Collected data:

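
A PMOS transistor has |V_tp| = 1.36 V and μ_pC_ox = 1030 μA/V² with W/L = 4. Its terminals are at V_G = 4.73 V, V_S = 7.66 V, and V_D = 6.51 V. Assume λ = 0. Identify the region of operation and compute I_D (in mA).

Triode; I_D = 4.71 mA

V_SG = V_S − V_G = 7.66 − 4.73 = 2.93 V; V_SD = V_S − V_D = 7.66 − 6.51 = 1.15 V.
k_p = μ_pC_ox · (W/L) = 4.12 mA/V².
V_ov = V_SG − |V_tp| = 2.93 − 1.36 = 1.57 V.
Since V_SD = 1.15 V < V_ov = 1.57 V, the device is in the triode region.
I_D = k_p [V_ov · V_SD − ½ V_SD²] = 4.12 × [1.57 × 1.15 − 0.5 × 1.15²] = 4.71 mA.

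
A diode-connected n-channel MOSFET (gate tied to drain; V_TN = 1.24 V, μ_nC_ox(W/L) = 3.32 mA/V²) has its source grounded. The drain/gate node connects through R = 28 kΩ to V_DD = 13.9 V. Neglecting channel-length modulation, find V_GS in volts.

With gate tied to drain, V_GS = V_DS ≥ V_GS − V_TN, so the device is in saturation.
KCL at the drain: ½ k_n (V_GS − V_TN)² = (V_DD − V_GS)/R.
Let x = V_GS − 1.24. Then 46.5 x² + x − 12.66 = 0, giving x = 0.511 V (positive root), so V_GS = 1.75 V.
I_D = (V_DD − V_GS)/R = (13.9 − 1.75) / 28 = 0.434 mA.

V_GS = 1.75 V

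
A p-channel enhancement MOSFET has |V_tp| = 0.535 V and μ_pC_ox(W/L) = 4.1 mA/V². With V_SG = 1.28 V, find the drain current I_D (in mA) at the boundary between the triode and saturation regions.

At the boundary V_SD = V_ov = V_SG − |V_tp| = 1.28 − 0.535 = 0.745 V.
I_D = ½ k_p V_ov² = 0.5 × 4.1 × 0.745² = 1.14 mA.

I_D = 1.14 mA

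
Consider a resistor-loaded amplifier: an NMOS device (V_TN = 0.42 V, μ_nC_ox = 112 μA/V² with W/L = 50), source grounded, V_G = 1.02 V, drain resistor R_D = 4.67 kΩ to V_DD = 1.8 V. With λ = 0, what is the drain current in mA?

V_GS = V_G = 1.02 V, so V_ov = 1.02 − 0.42 = 0.6 V.
k_n = μ_nC_ox · (W/L) = 5.6 mA/V².
Assume saturation: I_D = ½ k_n V_ov² = 0.5 × 5.6 × 0.6² = 1.01 mA, giving V_DS = V_DD − I_D R_D = 1.8 − 1.01 × 4.67 = -2.91 V.
But -2.91 V < V_ov = 0.6 V, so the device is actually in triode.
In triode I_D = k_n[V_ov V_DS − ½ V_DS²] and I_D = (V_DD − V_DS)/R_D. Equating: 13.1 V_DS² − 16.69 V_DS + 1.8 = 0, giving V_DS = 0.119 V (the root below V_ov).
I_D = (1.8 − 0.119) / 4.67 = 0.36 mA.

I_D = 0.360 mA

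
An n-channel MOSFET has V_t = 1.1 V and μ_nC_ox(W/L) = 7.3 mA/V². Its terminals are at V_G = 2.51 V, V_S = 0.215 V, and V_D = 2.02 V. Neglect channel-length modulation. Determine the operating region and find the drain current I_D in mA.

V_GS = V_G − V_S = 2.51 − 0.215 = 2.29 V; V_DS = V_D − V_S = 2.02 − 0.215 = 1.8 V.
V_ov = V_GS − V_t = 2.29 − 1.1 = 1.19 V.
Since V_DS = 1.8 V ≥ V_ov = 1.19 V, the device is in saturation.
I_D = ½ k_n V_ov² = 0.5 × 7.3 × 1.19² = 5.21 mA.

Saturation; I_D = 5.21 mA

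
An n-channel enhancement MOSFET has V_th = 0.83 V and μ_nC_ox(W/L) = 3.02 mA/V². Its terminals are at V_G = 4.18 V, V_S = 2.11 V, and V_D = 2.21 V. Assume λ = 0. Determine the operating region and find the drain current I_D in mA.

Triode; I_D = 0.359 mA

V_GS = V_G − V_S = 4.18 − 2.11 = 2.07 V; V_DS = V_D − V_S = 2.21 − 2.11 = 0.1 V.
V_ov = V_GS − V_th = 2.07 − 0.83 = 1.24 V.
Since V_DS = 0.1 V < V_ov = 1.24 V, the device is in the triode region.
I_D = k_n [V_ov · V_DS − ½ V_DS²] = 3.02 × [1.24 × 0.1 − 0.5 × 0.1²] = 0.359 mA.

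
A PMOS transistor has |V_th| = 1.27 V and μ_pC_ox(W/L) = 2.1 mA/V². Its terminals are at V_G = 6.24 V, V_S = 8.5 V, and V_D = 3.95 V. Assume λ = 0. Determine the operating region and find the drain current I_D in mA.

V_SG = V_S − V_G = 8.5 − 6.24 = 2.26 V; V_SD = V_S − V_D = 8.5 − 3.95 = 4.55 V.
V_ov = V_SG − |V_th| = 2.26 − 1.27 = 0.99 V.
Since V_SD = 4.55 V ≥ V_ov = 0.99 V, the device is in saturation.
I_D = ½ k_p V_ov² = 0.5 × 2.1 × 0.99² = 1.03 mA.

Saturation; I_D = 1.03 mA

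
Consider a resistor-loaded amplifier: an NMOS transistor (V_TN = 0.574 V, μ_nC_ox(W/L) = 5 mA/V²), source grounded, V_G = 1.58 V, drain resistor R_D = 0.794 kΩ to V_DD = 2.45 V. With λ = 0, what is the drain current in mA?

V_GS = V_G = 1.58 V, so V_ov = 1.58 − 0.574 = 1.01 V.
Assume saturation: I_D = ½ k_n V_ov² = 0.5 × 5 × 1.01² = 2.53 mA, giving V_DS = V_DD − I_D R_D = 2.45 − 2.53 × 0.794 = 0.441 V.
But 0.441 V < V_ov = 1.01 V, so the device is actually in triode.
In triode I_D = k_n[V_ov V_DS − ½ V_DS²] and I_D = (V_DD − V_DS)/R_D. Equating: 1.99 V_DS² − 4.994 V_DS + 2.45 = 0, giving V_DS = 0.668 V (the root below V_ov).
I_D = (2.45 − 0.668) / 0.794 = 2.24 mA.

I_D = 2.24 mA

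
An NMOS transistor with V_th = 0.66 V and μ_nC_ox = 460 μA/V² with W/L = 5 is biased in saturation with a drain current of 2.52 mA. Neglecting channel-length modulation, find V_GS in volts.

k_n = μ_nC_ox · (W/L) = 2.3 mA/V².
In saturation I_D = ½ k_n (V_GS − V_th)², so V_GS − V_th = √(2 I_D / k_n) = √(2 × 2.52 / 2.3) = 1.48 V.
V_GS = 0.66 + 1.48 = 2.14 V.

V_GS = 2.14 V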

WHAT THE TASK REQUIRES — Extract each entry in full and write it down exactly.

WRITTEN ANSWER —
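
A PMOS transistor has |V_tp| = 1.36 V and μ_pC_ox = 1030 μA/V² with W/L = 4. Its terminals are at V_G = 4.73 V, V_S = 7.66 V, and V_D = 6.51 V. Assume λ = 0. Identify the region of operation and compute I_D (in mA).

Triode; I_D = 4.71 mA

V_SG = V_S − V_G = 7.66 − 4.73 = 2.93 V; V_SD = V_S − V_D = 7.66 − 6.51 = 1.15 V.
k_p = μ_pC_ox · (W/L) = 4.12 mA/V².
V_ov = V_SG − |V_tp| = 2.93 − 1.36 = 1.57 V.
Since V_SD = 1.15 V < V_ov = 1.57 V, the device is in the triode region.
I_D = k_p [V_ov · V_SD − ½ V_SD²] = 4.12 × [1.57 × 1.15 − 0.5 × 1.15²] = 4.71 mA.

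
A diode-connected n-channel MOSFET (gate tied to drain; V_TN = 1.24 V, μ_nC_ox(W/L) = 3.32 mA/V²) has its source grounded. The drain/gate node connects through R = 28 kΩ to V_DD = 13.9 V. Neglecting channel-length modulation, find V_GS in volts.

With gate tied to drain, V_GS = V_DS ≥ V_GS − V_TN, so the device is in saturation.
KCL at the drain: ½ k_n (V_GS − V_TN)² = (V_DD − V_GS)/R.
Let x = V_GS − 1.24. Then 46.5 x² + x − 12.66 = 0, giving x = 0.511 V (positive root), so V_GS = 1.75 V.
I_D = (V_DD − V_GS)/R = (13.9 − 1.75) / 28 = 0.434 mA.

V_GS = 1.75 V

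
A p-channel enhancement MOSFET has |V_tp| = 0.535 V and μ_pC_ox(W/L) = 4.1 mA/V². With V_SG = 1.28 V, find the drain current I_D (in mA) at the boundary between the triode and saturation regions.

At the boundary V_SD = V_ov = V_SG − |V_tp| = 1.28 − 0.535 = 0.745 V.
I_D = ½ k_p V_ov² = 0.5 × 4.1 × 0.745² = 1.14 mA.

I_D = 1.14 mA

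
Consider a resistor-loaded amplifier: an NMOS device (V_TN = 0.42 V, μ_nC_ox = 112 μA/V² with W/L = 50), source grounded, V_G = 1.02 V, drain resistor R_D = 4.67 kΩ to V_DD = 1.8 V. With λ = 0, what is the drain current in mA?

V_GS = V_G = 1.02 V, so V_ov = 1.02 − 0.42 = 0.6 V.
k_n = μ_nC_ox · (W/L) = 5.6 mA/V².
Assume saturation: I_D = ½ k_n V_ov² = 0.5 × 5.6 × 0.6² = 1.01 mA, giving V_DS = V_DD − I_D R_D = 1.8 − 1.01 × 4.67 = -2.91 V.
But -2.91 V < V_ov = 0.6 V, so the device is actually in triode.
In triode I_D = k_n[V_ov V_DS − ½ V_DS²] and I_D = (V_DD − V_DS)/R_D. Equating: 13.1 V_DS² − 16.69 V_DS + 1.8 = 0, giving V_DS = 0.119 V (the root below V_ov).
I_D = (1.8 − 0.119) / 4.67 = 0.36 mA.

I_D = 0.360 mA

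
An n-channel MOSFET has V_t = 1.1 V and μ_nC_ox(W/L) = 7.3 mA/V². Its terminals are at V_G = 2.51 V, V_S = 0.215 V, and V_D = 2.02 V. Neglect channel-length modulation. Determine the operating region and find the drain current I_D in mA.

V_GS = V_G − V_S = 2.51 − 0.215 = 2.29 V; V_DS = V_D − V_S = 2.02 − 0.215 = 1.8 V.
V_ov = V_GS − V_t = 2.29 − 1.1 = 1.19 V.
Since V_DS = 1.8 V ≥ V_ov = 1.19 V, the device is in saturation.
I_D = ½ k_n V_ov² = 0.5 × 7.3 × 1.19² = 5.21 mA.

Saturation; I_D = 5.21 mA

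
An n-channel enhancement MOSFET has V_th = 0.83 V and μ_nC_ox(W/L) = 3.02 mA/V². Its terminals are at V_G = 4.18 V, V_S = 2.11 V, and V_D = 2.21 V. Assume λ = 0. Determine the operating region and find the drain current I_D in mA.

Triode; I_D = 0.359 mA

V_GS = V_G − V_S = 4.18 − 2.11 = 2.07 V; V_DS = V_D − V_S = 2.21 − 2.11 = 0.1 V.
V_ov = V_GS − V_th = 2.07 − 0.83 = 1.24 V.
Since V_DS = 0.1 V < V_ov = 1.24 V, the device is in the triode region.
I_D = k_n [V_ov · V_DS − ½ V_DS²] = 3.02 × [1.24 × 0.1 − 0.5 × 0.1²] = 0.359 mA.

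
A PMOS transistor has |V_th| = 1.27 V and μ_pC_ox(W/L) = 2.1 mA/V². Its terminals are at V_G = 6.24 V, V_S = 8.5 V, and V_D = 3.95 V. Assume λ = 0. Determine the operating region and find the drain current I_D in mA.

V_SG = V_S − V_G = 8.5 − 6.24 = 2.26 V; V_SD = V_S − V_D = 8.5 − 3.95 = 4.55 V.
V_ov = V_SG − |V_th| = 2.26 − 1.27 = 0.99 V.
Since V_SD = 4.55 V ≥ V_ov = 0.99 V, the device is in saturation.
I_D = ½ k_p V_ov² = 0.5 × 2.1 × 0.99² = 1.03 mA.

Saturation; I_D = 1.03 mA

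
Consider a resistor-loaded amplifier: an NMOS transistor (V_TN = 0.574 V, μ_nC_ox(W/L) = 5 mA/V²), source grounded, V_G = 1.58 V, drain resistor R_D = 0.794 kΩ to V_DD = 2.45 V. With λ = 0, what is the drain current in mA?

V_GS = V_G = 1.58 V, so V_ov = 1.58 − 0.574 = 1.01 V.
Assume saturation: I_D = ½ k_n V_ov² = 0.5 × 5 × 1.01² = 2.53 mA, giving V_DS = V_DD − I_D R_D = 2.45 − 2.53 × 0.794 = 0.441 V.
But 0.441 V < V_ov = 1.01 V, so the device is actually in triode.
In triode I_D = k_n[V_ov V_DS − ½ V_DS²] and I_D = (V_DD − V_DS)/R_D. Equating: 1.99 V_DS² − 4.994 V_DS + 2.45 = 0, giving V_DS = 0.668 V (the root below V_ov).
I_D = (2.45 − 0.668) / 0.794 = 2.24 mA.

I_D = 2.24 mA

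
An NMOS transistor with V_th = 0.66 V and μ_nC_ox = 460 μA/V² with W/L = 5 is biased in saturation with a drain current of 2.52 mA. Neglecting channel-length modulation, find V_GS in volts.

k_n = μ_nC_ox · (W/L) = 2.3 mA/V².
In saturation I_D = ½ k_n (V_GS − V_th)², so V_GS − V_th = √(2 I_D / k_n) = √(2 × 2.52 / 2.3) = 1.48 V.
V_GS = 0.66 + 1.48 = 2.14 V.

V_GS = 2.14 V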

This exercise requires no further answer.